§ EXERCISE:
After locating the line that contains "Apply the chain", restate it and each later line word for word through the end of the records.

§ SUPPLIED ENTRIES:
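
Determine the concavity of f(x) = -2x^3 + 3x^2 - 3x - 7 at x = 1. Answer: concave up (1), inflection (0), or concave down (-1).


Concavity is determined by the sign of f''(x).
f(x) = -2x^3 + 3x^2 - 3x - 7
f'(x) = -6x^2 + 6x - 3
f''(x) = -12x + 6
f''(1) = -12 * 1 + 6
= -12 + 6
= -6
Since f''(1) < 0, the function is concave down (-1)

-1


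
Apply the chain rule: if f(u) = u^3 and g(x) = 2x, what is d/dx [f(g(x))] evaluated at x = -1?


Using the chain rule: (f(g(x)))' = f'(g(x)) * g'(x)
First, find g(-1):
g(-1) = 2 * (-1) + 0 = -2
Next, f'(u) = 3u^2
And g'(x) = 2
So f'(g(-1)) * g'(-1)
= 3 * (-2)^2 * 2
= 3 * 4 * 2
= 24

24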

§ EXPECTED OUTPUT:
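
Apply the chain rule: if f(u) = u^3 and g(x) = 2x, what is d/dx [f(g(x))] evaluated at x = -1?


Using the chain rule: (f(g(x)))' = f'(g(x)) * g'(x)
First, find g(-1):
g(-1) = 2 * (-1) + 0 = -2
Next, f'(u) = 3u^2
And g'(x) = 2
So f'(g(-1)) * g'(-1)
= 3 * (-2)^2 * 2
= 3 * 4 * 2
= 24

24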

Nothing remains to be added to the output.